▸ **Task objective**:
Return the data below exactly, but only from the line containing "Under a high-emission" through the line containing "Between a reference", with both of those lines included.

▸ **Material provided**:
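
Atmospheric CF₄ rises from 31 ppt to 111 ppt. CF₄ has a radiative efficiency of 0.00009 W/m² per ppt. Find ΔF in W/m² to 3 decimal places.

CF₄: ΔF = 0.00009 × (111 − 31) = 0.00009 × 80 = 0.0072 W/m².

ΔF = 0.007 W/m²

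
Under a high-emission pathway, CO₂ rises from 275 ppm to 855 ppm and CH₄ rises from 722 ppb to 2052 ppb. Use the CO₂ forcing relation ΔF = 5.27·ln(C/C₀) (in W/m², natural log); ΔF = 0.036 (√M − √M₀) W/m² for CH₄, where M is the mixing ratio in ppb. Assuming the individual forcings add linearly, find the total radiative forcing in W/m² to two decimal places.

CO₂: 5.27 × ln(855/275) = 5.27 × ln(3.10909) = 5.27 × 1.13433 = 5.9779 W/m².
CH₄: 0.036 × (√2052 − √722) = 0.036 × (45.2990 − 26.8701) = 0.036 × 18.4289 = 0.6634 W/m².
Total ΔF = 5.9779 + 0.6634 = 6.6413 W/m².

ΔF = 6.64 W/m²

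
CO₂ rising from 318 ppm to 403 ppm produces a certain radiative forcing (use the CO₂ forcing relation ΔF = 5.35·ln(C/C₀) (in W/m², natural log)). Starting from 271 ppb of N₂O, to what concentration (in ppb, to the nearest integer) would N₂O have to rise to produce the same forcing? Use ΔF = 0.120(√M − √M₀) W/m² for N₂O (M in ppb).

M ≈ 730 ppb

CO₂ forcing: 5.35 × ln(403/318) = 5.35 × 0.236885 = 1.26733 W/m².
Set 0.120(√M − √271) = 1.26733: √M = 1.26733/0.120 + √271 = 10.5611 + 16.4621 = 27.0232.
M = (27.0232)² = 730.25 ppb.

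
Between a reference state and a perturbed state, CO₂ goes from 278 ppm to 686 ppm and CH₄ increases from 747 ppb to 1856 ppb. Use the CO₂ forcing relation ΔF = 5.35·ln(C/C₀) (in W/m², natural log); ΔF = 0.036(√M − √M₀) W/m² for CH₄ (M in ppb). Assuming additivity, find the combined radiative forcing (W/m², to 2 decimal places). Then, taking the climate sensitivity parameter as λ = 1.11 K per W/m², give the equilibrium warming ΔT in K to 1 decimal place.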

* * *

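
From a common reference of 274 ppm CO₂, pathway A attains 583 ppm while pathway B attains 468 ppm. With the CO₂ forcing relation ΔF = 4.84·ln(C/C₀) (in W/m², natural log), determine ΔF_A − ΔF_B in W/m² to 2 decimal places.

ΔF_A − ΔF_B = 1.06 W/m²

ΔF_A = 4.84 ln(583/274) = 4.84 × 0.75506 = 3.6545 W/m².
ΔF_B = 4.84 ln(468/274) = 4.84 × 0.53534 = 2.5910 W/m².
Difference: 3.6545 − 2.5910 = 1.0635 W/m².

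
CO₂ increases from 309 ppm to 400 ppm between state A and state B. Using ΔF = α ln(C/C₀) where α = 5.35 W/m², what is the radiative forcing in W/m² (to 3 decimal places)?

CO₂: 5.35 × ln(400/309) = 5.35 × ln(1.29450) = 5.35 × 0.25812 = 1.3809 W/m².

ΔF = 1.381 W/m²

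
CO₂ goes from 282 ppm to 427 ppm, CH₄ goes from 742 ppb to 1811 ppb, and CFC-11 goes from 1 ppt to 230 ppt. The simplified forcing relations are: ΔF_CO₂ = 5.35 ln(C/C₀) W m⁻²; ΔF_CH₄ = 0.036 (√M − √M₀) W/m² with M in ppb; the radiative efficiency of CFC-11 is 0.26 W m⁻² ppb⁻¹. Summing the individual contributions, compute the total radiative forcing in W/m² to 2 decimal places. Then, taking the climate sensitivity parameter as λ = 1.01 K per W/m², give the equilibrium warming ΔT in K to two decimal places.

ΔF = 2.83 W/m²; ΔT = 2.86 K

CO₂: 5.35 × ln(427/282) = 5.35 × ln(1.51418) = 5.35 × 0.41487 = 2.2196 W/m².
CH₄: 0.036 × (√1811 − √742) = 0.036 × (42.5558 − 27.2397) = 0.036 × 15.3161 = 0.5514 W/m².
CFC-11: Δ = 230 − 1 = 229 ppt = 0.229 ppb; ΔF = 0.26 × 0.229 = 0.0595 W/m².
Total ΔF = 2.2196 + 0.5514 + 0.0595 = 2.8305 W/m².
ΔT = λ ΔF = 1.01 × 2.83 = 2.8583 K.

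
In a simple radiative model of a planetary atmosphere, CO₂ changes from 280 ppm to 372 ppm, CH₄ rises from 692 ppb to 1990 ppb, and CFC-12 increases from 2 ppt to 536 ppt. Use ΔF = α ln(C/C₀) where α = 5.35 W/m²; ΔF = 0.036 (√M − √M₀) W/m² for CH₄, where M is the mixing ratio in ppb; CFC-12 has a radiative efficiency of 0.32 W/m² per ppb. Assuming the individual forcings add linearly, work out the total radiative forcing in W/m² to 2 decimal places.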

...

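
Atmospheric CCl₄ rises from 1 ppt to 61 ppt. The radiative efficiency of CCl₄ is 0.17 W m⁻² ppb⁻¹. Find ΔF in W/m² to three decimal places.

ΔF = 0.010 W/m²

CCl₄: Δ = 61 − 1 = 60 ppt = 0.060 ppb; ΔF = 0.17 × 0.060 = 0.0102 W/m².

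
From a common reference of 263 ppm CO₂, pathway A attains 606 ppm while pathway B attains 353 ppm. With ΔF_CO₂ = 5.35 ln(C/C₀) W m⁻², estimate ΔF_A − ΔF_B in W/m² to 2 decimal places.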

▸ **Response to this task**:
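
Under a high-emission pathway, CO₂ rises from 275 ppm to 855 ppm and CH₄ rises from 722 ppb to 2052 ppb. Use the CO₂ forcing relation ΔF = 5.27·ln(C/C₀) (in W/m², natural log); ΔF = 0.036 (√M − √M₀) W/m² for CH₄, where M is the mixing ratio in ppb. Assuming the individual forcings add linearly, find the total radiative forcing in W/m² to two decimal places.

CO₂: 5.27 × ln(855/275) = 5.27 × ln(3.10909) = 5.27 × 1.13433 = 5.9779 W/m².
CH₄: 0.036 × (√2052 − √722) = 0.036 × (45.2990 − 26.8701) = 0.036 × 18.4289 = 0.6634 W/m².
Total ΔF = 5.9779 + 0.6634 = 6.6413 W/m².

ΔF = 6.64 W/m²

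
CO₂ rising from 318 ppm to 403 ppm produces a certain radiative forcing (use the CO₂ forcing relation ΔF = 5.35·ln(C/C₀) (in W/m², natural log)). Starting from 271 ppb of N₂O, to what concentration (in ppb, to the nearest integer) would N₂O have to rise to produce the same forcing? Use ΔF = 0.120(√M − √M₀) W/m² for N₂O (M in ppb).

M ≈ 730 ppb

CO₂ forcing: 5.35 × ln(403/318) = 5.35 × 0.236885 = 1.26733 W/m².
Set 0.120(√M − √271) = 1.26733: √M = 1.26733/0.120 + √271 = 10.5611 + 16.4621 = 27.0232.
M = (27.0232)² = 730.25 ppb.

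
Between a reference state and a perturbed state, CO₂ goes from 278 ppm to 686 ppm and CH₄ increases from 747 ppb to 1856 ppb. Use the CO₂ forcing relation ΔF = 5.35·ln(C/C₀) (in W/m², natural log); ΔF = 0.036(√M − √M₀) W/m² for CH₄ (M in ppb). Assuming additivity, find the combined radiative forcing (W/m², to 2 decimal places). Then, taking the climate sensitivity parameter as λ = 1.11 K per W/m², give the equilibrium warming ΔT in K to 1 decimal place.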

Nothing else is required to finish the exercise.